* Brief
Provide again, from the entries below, every line from the one containing "Answer: -106513/23088 ≈ -4.6133" through the one containing "Answer: -3116", exactly as written, and no other line.

* Dataset records
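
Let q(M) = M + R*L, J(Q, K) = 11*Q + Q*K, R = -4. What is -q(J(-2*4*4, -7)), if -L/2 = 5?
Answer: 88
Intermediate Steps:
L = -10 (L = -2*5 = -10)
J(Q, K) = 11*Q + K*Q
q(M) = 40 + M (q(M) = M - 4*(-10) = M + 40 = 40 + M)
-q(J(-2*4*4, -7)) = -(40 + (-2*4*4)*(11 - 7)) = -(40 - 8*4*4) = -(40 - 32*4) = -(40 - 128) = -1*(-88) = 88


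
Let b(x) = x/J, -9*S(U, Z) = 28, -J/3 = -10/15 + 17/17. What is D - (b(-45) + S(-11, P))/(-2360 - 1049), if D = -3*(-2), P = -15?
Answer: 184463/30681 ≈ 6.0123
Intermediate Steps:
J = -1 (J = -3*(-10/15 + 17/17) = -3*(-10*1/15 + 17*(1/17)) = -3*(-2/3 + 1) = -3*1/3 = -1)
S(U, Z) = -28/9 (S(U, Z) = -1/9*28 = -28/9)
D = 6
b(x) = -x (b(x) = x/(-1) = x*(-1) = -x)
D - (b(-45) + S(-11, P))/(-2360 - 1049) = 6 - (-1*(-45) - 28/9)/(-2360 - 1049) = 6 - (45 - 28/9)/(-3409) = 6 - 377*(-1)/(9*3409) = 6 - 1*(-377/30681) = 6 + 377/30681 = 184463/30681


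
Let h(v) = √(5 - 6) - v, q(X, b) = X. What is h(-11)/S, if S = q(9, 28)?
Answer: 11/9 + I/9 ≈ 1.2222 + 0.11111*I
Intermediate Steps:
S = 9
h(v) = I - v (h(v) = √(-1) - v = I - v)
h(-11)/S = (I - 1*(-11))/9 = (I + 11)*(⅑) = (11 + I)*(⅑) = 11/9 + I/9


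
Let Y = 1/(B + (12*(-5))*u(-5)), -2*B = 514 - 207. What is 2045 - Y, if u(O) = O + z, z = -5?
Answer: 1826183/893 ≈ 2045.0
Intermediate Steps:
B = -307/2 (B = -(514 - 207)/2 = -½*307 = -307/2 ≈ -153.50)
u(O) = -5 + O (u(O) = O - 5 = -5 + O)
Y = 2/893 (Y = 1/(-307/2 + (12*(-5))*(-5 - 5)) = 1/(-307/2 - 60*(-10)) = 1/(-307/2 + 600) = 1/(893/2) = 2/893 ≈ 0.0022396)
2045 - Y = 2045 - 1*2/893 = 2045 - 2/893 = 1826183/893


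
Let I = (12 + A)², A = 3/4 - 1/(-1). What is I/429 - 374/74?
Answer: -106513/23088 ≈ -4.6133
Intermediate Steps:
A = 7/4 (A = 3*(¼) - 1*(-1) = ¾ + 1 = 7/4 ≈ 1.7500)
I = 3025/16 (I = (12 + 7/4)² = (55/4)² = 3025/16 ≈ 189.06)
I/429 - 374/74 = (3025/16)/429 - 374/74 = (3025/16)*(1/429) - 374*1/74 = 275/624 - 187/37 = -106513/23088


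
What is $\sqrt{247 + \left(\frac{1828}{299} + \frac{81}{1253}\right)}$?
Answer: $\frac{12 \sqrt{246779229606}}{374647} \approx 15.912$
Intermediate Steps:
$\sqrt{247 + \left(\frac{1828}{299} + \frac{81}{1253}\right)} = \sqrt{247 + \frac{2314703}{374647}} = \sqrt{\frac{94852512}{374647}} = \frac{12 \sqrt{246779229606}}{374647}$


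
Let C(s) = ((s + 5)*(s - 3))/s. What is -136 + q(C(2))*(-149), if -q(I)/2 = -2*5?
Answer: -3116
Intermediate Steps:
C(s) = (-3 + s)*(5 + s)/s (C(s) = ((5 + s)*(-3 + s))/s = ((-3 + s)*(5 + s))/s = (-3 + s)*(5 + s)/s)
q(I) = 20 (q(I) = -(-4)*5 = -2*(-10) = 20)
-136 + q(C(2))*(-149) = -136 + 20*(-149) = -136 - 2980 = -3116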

* Answer to this task
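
Answer: -106513/23088 ≈ -4.6133
Intermediate Steps:
A = 7/4 (A = 3*(¼) - 1*(-1) = ¾ + 1 = 7/4 ≈ 1.7500)
I = 3025/16 (I = (12 + 7/4)² = (55/4)² = 3025/16 ≈ 189.06)
I/429 - 374/74 = (3025/16)/429 - 374/74 = (3025/16)*(1/429) - 374*1/74 = 275/624 - 187/37 = -106513/23088


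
What is $\sqrt{247 + \left(\frac{1828}{299} + \frac{81}{1253}\right)}$?
Answer: $\frac{12 \sqrt{246779229606}}{374647} \approx 15.912$
Intermediate Steps:
$\sqrt{247 + \left(\frac{1828}{299} + \frac{81}{1253}\right)} = \sqrt{247 + \frac{2314703}{374647}} = \sqrt{\frac{94852512}{374647}} = \frac{12 \sqrt{246779229606}}{374647}$


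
Let C(s) = ((s + 5)*(s - 3))/s. What is -136 + q(C(2))*(-149), if -q(I)/2 = -2*5?
Answer: -3116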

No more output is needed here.